━━━━━ Dataset ━━━━━

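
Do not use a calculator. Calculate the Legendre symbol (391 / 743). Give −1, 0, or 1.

Reciprocity: 391 ≡ 3 and 743 ≡ 3 (mod 4), so (391/743) = −(743/391).
Reduce top mod 391: now compute (352/391).
Pull out 2^5: since 391 ≡ 7 (mod 8), (2/391) = +1, so (2/391)^5 = +1.
Reciprocity: 11 ≡ 3 and 391 ≡ 3 (mod 4), so (11/391) = −(391/11).
Reduce top mod 11: now compute (6/11).
Pull out 2: since 11 ≡ 3 (mod 8), (2/11) = -1.
Reciprocity: 3 ≡ 3 and 11 ≡ 3 (mod 4), so (3/11) = −(11/3).
Reduce top mod 3: now compute (2/3).
Pull out 2: since 3 ≡ 3 (mod 8), (2/3) = -1.
Reached (1/3) = 1. Collecting the sign flips along the way, the symbol is -1.

-1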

━━━━━

# Exercise requirements:
What you write must match the material above exactly and in full.

# Problem solution:
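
Do not use a calculator. Calculate the Legendre symbol (391 / 743). Give −1, 0, or 1.

Reciprocity: 391 ≡ 3 and 743 ≡ 3 (mod 4), so (391/743) = −(743/391).
Reduce top mod 391: now compute (352/391).
Pull out 2^5: since 391 ≡ 7 (mod 8), (2/391) = +1, so (2/391)^5 = +1.
Reciprocity: 11 ≡ 3 and 391 ≡ 3 (mod 4), so (11/391) = −(391/11).
Reduce top mod 11: now compute (6/11).
Pull out 2: since 11 ≡ 3 (mod 8), (2/11) = -1.
Reciprocity: 3 ≡ 3 and 11 ≡ 3 (mod 4), so (3/11) = −(11/3).
Reduce top mod 3: now compute (2/3).
Pull out 2: since 3 ≡ 3 (mod 8), (2/3) = -1.
Reached (1/3) = 1. Collecting the sign flips along the way, the symbol is -1.

-1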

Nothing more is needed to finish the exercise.